━━━ Records for processing ━━━

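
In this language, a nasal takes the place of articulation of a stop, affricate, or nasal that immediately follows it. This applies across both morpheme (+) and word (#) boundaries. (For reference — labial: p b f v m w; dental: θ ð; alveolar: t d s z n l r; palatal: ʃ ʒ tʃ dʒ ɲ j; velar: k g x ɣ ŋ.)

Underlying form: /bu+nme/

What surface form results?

[bu+mme]

/n/ before /m/ (labial) → [m]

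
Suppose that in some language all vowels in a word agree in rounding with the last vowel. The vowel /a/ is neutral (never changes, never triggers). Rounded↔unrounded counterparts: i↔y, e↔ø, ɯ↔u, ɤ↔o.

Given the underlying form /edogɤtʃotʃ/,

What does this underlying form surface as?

/e/ harmonizes with /o/ ([+round]) → [ø]
/ɤ/ harmonizes with /o/ ([+round]) → [o]

[ødogotʃotʃ]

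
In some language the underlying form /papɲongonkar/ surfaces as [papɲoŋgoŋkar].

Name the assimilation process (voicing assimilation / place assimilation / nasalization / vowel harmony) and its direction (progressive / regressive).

place assimilation, regressive

/n/→[ŋ] /n/→[ŋ].
Each target copies a feature from the following segment, so the direction is regressive.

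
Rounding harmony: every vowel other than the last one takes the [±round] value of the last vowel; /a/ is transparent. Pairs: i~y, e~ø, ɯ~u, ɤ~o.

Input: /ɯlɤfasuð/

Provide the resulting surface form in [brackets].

/ɯ/ harmonizes with /u/ ([+round]) → [u]
/ɤ/ harmonizes with /u/ ([+round]) → [o]

[ulofasuð]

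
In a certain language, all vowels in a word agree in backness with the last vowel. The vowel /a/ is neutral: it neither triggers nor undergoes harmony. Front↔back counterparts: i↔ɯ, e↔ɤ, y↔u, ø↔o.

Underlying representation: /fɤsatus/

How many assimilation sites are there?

0

No segment meets the rule's conditions.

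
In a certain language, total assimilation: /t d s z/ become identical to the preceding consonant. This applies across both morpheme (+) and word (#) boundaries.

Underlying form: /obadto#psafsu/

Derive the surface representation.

/t/ after /d/ → [d] (total assimilation)
/s/ after /p/ → [p] (total assimilation)
/s/ after /f/ → [f] (total assimilation)

[obaddo#ppaffu]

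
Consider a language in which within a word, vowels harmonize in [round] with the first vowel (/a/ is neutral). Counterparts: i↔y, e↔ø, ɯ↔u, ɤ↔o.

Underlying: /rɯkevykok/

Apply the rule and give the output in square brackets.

[rɯkevikɤk]

/y/ harmonizes with /ɯ/ ([-round]) → [i]
/o/ harmonizes with /ɯ/ ([-round]) → [ɤ]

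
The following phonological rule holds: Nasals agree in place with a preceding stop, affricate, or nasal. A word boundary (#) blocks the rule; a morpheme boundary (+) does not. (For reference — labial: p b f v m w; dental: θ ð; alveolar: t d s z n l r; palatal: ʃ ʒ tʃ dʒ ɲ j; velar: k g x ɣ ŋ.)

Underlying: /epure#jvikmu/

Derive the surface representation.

/m/ after /k/ (velar) → [ŋ]

[epure#jvikŋu]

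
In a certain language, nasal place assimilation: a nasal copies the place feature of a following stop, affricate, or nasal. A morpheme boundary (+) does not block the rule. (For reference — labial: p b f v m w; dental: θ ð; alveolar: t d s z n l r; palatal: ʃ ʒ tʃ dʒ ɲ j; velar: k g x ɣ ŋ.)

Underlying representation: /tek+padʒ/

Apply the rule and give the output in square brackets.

no segment meets the rule's conditions; no change.

[tek+padʒ]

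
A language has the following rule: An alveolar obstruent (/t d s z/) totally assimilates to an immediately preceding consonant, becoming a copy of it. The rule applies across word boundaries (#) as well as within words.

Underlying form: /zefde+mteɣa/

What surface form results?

/d/ after /f/ → [f] (total assimilation)
/t/ after /m/ → [m] (total assimilation)

[zeffe+mmeɣa]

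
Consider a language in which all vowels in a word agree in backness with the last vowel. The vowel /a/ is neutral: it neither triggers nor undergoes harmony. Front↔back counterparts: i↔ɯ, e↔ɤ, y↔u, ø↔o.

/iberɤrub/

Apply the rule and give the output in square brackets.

/i/ harmonizes with /u/ ([+back]) → [ɯ]
/e/ harmonizes with /u/ ([+back]) → [ɤ]

[ɯbɤrɤrub]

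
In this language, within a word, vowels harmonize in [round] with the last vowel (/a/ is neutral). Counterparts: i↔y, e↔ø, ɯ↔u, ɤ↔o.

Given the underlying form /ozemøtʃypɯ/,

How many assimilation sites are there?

3

/o/ harmonizes with /ɯ/ ([-round]) → [ɤ]
/ø/ harmonizes with /ɯ/ ([-round]) → [e]
/y/ harmonizes with /ɯ/ ([-round]) → [i]
3 segments change.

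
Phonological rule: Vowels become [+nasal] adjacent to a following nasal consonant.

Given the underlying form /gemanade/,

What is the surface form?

/e/ before nasal /m/ → [ẽ]
/a/ before nasal /n/ → [ã]

[gẽmãnade]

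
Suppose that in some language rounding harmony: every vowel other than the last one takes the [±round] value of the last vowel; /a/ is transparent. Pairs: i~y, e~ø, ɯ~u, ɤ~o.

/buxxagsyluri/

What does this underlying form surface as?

[bɯxxagsilɯri]

/u/ harmonizes with /i/ ([-round]) → [ɯ]
/y/ harmonizes with /i/ ([-round]) → [i]
/u/ harmonizes with /i/ ([-round]) → [ɯ]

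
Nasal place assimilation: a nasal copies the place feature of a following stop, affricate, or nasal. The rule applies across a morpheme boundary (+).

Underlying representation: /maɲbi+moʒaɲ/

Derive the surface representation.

/ɲ/ before /b/ (labial) → [m]

[mambi+moʒaɲ]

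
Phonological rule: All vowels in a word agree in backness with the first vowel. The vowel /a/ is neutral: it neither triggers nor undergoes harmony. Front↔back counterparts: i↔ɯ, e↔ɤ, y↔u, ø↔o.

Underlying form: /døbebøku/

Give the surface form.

/u/ harmonizes with /ø/ ([-back]) → [y]

[døbebøky]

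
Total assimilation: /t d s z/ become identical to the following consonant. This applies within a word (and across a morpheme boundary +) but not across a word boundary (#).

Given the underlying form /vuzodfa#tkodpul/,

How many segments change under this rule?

3

/d/ before /f/ → [f] (total assimilation)
/t/ before /k/ → [k] (total assimilation)
/d/ before /p/ → [p] (total assimilation)
3 segments change.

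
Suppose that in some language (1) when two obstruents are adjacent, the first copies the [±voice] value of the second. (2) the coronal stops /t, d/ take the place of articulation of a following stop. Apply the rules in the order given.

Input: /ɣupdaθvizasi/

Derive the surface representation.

Rule 1: /p/ before /d/ (voiced) → [b]
Rule 1: /θ/ before /v/ (voiced) → [ð]
After rule 1: ɣubdaðvizasi
Rule 2: no segment meets the rule's conditions; no change.

[ɣubdaðvizasi]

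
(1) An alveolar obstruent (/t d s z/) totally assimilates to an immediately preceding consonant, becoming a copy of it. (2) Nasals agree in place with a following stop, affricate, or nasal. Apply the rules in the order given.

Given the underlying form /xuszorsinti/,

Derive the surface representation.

Rule 1: /z/ after /s/ → [s] (total assimilation)
Rule 1: /s/ after /r/ → [r] (total assimilation)
Rule 1: /t/ after /n/ → [n] (total assimilation)
After rule 1: xussorrinni
Rule 2: no segment meets the rule's conditions; no change.

[xussorrinni]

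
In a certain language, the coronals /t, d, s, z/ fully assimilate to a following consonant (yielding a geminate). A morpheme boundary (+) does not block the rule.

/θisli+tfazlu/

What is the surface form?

[θilli+ffallu]

/s/ before /l/ → [l] (total assimilation)
/t/ before /f/ → [f] (total assimilation)
/z/ before /l/ → [l] (total assimilation)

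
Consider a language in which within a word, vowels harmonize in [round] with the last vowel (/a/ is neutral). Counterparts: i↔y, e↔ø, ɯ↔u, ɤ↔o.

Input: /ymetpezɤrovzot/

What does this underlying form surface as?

[ymøtpøzorovzot]

/e/ harmonizes with /o/ ([+round]) → [ø]
/e/ harmonizes with /o/ ([+round]) → [ø]
/ɤ/ harmonizes with /o/ ([+round]) → [o]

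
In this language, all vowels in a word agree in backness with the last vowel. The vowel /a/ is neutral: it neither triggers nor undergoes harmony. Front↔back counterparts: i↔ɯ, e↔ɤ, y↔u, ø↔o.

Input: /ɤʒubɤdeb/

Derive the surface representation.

[eʒybedeb]

/ɤ/ harmonizes with /e/ ([-back]) → [e]
/u/ harmonizes with /e/ ([-back]) → [y]
/ɤ/ harmonizes with /e/ ([-back]) → [e]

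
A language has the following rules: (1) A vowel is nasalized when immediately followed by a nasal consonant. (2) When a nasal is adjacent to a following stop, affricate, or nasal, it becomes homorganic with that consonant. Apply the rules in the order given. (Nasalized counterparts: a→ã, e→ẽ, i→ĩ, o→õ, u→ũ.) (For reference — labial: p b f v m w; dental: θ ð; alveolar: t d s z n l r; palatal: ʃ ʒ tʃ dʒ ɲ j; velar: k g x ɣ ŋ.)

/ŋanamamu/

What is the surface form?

[ŋãnãmãmu]

Rule 1: /a/ before nasal /n/ → [ã]
Rule 1: /a/ before nasal /m/ → [ã]
Rule 1: /a/ before nasal /m/ → [ã]
After rule 1: ŋãnãmãmu
Rule 2: no segment meets the rule's conditions; no change.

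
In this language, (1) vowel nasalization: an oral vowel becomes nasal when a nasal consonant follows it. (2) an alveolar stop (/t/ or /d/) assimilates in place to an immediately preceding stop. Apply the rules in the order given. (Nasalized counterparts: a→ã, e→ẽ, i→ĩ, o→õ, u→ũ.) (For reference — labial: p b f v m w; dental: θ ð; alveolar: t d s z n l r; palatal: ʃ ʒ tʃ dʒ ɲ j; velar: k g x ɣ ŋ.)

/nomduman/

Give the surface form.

Rule 1: /o/ before nasal /m/ → [õ]
Rule 1: /u/ before nasal /m/ → [ũ]
Rule 1: /a/ before nasal /n/ → [ã]
After rule 1: nõmdũmãn
Rule 2: no segment meets the rule's conditions; no change.

[nõmdũmãn]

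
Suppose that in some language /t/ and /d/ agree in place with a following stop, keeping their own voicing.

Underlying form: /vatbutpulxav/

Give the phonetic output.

/t/ before /b/ (labial) → [p]
/t/ before /p/ (labial) → [p]

[vapbuppulxav]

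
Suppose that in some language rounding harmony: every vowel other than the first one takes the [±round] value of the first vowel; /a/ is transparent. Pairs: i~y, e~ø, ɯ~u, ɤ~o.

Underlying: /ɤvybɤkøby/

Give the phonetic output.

/y/ harmonizes with /ɤ/ ([-round]) → [i]
/ø/ harmonizes with /ɤ/ ([-round]) → [e]
/y/ harmonizes with /ɤ/ ([-round]) → [i]

[ɤvibɤkebi]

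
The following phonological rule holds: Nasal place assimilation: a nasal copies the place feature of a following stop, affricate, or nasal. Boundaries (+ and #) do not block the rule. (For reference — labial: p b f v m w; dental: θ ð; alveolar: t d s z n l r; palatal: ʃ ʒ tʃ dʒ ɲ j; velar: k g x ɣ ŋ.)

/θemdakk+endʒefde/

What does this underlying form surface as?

/m/ before /d/ (alveolar) → [n]
/n/ before /dʒ/ (palatal) → [ɲ]

[θendakk+eɲdʒefde]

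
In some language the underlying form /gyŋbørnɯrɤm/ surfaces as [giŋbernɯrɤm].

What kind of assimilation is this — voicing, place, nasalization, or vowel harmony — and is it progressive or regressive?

/y/→[i] /ø/→[e].
Vowels agree with the last vowel, so the harmony is regressive.

vowel harmony, regressive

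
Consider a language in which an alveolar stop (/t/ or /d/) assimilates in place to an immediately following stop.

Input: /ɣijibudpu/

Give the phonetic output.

/d/ before /p/ (labial) → [b]

[ɣijibubpu]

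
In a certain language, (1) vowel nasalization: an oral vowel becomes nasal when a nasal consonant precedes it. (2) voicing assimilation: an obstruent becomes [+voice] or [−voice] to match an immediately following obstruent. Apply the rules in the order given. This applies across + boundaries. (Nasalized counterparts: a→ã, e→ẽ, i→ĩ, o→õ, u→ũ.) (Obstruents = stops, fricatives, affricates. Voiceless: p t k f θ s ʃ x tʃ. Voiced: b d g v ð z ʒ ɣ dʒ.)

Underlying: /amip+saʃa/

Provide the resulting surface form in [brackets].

[amĩp+saʃa]

Rule 1: /i/ after nasal /m/ → [ĩ]
After rule 1: amĩp+saʃa
Rule 2: no segment meets the rule's conditions; no change.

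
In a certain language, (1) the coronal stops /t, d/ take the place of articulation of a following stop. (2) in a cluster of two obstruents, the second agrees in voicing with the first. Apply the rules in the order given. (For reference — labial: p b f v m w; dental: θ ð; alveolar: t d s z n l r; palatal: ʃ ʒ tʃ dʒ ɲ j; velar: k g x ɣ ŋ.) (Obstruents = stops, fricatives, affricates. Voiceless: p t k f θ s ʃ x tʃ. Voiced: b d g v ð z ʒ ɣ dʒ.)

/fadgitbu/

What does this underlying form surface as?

Rule 1: /d/ before /g/ (velar) → [g]
Rule 1: /t/ before /b/ (labial) → [p]
After rule 1: faggipbu
Rule 2: /b/ after /p/ (voiceless) → [p]

[faggippu]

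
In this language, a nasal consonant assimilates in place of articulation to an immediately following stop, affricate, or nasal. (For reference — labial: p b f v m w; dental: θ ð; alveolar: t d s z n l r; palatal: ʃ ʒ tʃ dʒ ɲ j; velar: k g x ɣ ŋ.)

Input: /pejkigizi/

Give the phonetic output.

[pejkigizi]

no segment meets the rule's conditions; no change.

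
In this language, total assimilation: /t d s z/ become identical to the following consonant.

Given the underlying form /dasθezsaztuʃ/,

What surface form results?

/s/ before /θ/ → [θ] (total assimilation)
/z/ before /s/ → [s] (total assimilation)
/z/ before /t/ → [t] (total assimilation)

[daθθessattuʃ]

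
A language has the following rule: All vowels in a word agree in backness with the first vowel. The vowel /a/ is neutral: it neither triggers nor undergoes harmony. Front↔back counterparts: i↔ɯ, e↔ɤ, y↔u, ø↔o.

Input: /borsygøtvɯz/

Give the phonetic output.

[borsugotvɯz]

/y/ harmonizes with /o/ ([+back]) → [u]
/ø/ harmonizes with /o/ ([+back]) → [o]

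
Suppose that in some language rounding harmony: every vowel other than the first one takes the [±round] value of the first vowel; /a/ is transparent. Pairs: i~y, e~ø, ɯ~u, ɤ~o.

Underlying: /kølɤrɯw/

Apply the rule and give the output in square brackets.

/ɤ/ harmonizes with /ø/ ([+round]) → [o]
/ɯ/ harmonizes with /ø/ ([+round]) → [u]

[køloruw]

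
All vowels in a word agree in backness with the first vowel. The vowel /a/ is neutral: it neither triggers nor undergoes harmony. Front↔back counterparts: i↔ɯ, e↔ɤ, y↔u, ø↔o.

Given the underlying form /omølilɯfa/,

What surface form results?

[omolɯlɯfa]

/ø/ harmonizes with /o/ ([+back]) → [o]
/i/ harmonizes with /o/ ([+back]) → [ɯ]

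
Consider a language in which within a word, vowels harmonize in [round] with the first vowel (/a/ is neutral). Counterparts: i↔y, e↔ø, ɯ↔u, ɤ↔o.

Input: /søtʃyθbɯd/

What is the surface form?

[søtʃyθbud]

/ɯ/ harmonizes with /ø/ ([+round]) → [u]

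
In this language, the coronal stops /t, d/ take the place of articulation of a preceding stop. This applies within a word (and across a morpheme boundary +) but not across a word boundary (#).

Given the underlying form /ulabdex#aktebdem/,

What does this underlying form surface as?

[ulabbex#akkebbem]

/d/ after /b/ (labial) → [b]
/t/ after /k/ (velar) → [k]
/d/ after /b/ (labial) → [b]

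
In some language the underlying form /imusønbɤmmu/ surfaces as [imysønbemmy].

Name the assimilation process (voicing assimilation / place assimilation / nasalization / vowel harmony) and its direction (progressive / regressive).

/u/→[y] /ɤ/→[e] /u/→[y].
Vowels agree with the first vowel, so the harmony is progressive.

vowel harmony, progressive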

━━━

Each line above from the one with "The following phonological rule holds: Nasals" up to and including the one with "Underlying form: /zefde+mteɣa/" must be set down exactly, and no line outside that span may appear.

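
The following phonological rule holds: Nasals agree in place with a preceding stop, affricate, or nasal. A word boundary (#) blocks the rule; a morpheme boundary (+) does not. (For reference — labial: p b f v m w; dental: θ ð; alveolar: t d s z n l r; palatal: ʃ ʒ tʃ dʒ ɲ j; velar: k g x ɣ ŋ.)

Underlying: /epure#jvikmu/

Derive the surface representation.

/m/ after /k/ (velar) → [ŋ]

[epure#jvikŋu]

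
In a certain language, nasal place assimilation: a nasal copies the place feature of a following stop, affricate, or nasal. A morpheme boundary (+) does not block the rule. (For reference — labial: p b f v m w; dental: θ ð; alveolar: t d s z n l r; palatal: ʃ ʒ tʃ dʒ ɲ j; velar: k g x ɣ ŋ.)

Underlying representation: /tek+padʒ/

Apply the rule and give the output in square brackets.

no segment meets the rule's conditions; no change.

[tek+padʒ]

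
A language has the following rule: An alveolar obstruent (/t d s z/) totally assimilates to an immediately preceding consonant, becoming a copy of it. The rule applies across word boundaries (#) as well as within words.

Underlying form: /zefde+mteɣa/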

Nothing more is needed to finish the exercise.